*** Opening of EXERCISE INPUT ***

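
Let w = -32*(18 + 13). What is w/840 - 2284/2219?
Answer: -73568/33285 ≈ -2.2102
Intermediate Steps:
w = -992 (w = -32*31 = -992)
w/840 - 2284/2219 = -992/840 - 2284/2219 = -992*1/840 - 2284*1/2219 = -124/105 - 2284/2219 = -73568/33285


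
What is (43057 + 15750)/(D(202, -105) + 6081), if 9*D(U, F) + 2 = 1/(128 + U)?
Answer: 174656790/18059911 ≈ 9.6710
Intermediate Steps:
D(U, F) = -2/9 + 1/(9*(128 + U))
(43057 + 15750)/(D(202, -105) + 6081) = (43057 + 15750)/((-255 - 2*202)/(9*(128 + 202)) + 6081) = 58807/((1/9)*(-255 - 404)/330 + 6081) = 58807/((1/9)*(1/330)*(-659) + 6081) = 58807/(-659/2970 + 6081) = 58807/(18059911/2970) = 58807*(2970/18059911) = 174656790/18059911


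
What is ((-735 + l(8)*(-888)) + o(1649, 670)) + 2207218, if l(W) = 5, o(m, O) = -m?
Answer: 2200394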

*** Close of EXERCISE INPUT ***

§ **TASK TO CARRY OUT**
What you should produce is an exact copy of the records above.

§ **YOUR SOLUTION**
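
Let w = -32*(18 + 13). What is w/840 - 2284/2219?
Answer: -73568/33285 ≈ -2.2102
Intermediate Steps:
w = -992 (w = -32*31 = -992)
w/840 - 2284/2219 = -992/840 - 2284/2219 = -992*1/840 - 2284*1/2219 = -124/105 - 2284/2219 = -73568/33285


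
What is (43057 + 15750)/(D(202, -105) + 6081), if 9*D(U, F) + 2 = 1/(128 + U)?
Answer: 174656790/18059911 ≈ 9.6710
Intermediate Steps:
D(U, F) = -2/9 + 1/(9*(128 + U))
(43057 + 15750)/(D(202, -105) + 6081) = (43057 + 15750)/((-255 - 2*202)/(9*(128 + 202)) + 6081) = 58807/((1/9)*(-255 - 404)/330 + 6081) = 58807/((1/9)*(1/330)*(-659) + 6081) = 58807/(-659/2970 + 6081) = 58807/(18059911/2970) = 58807*(2970/18059911) = 174656790/18059911


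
What is ((-735 + l(8)*(-888)) + o(1649, 670)) + 2207218, if l(W) = 5, o(m, O) = -m?
Answer: 2200394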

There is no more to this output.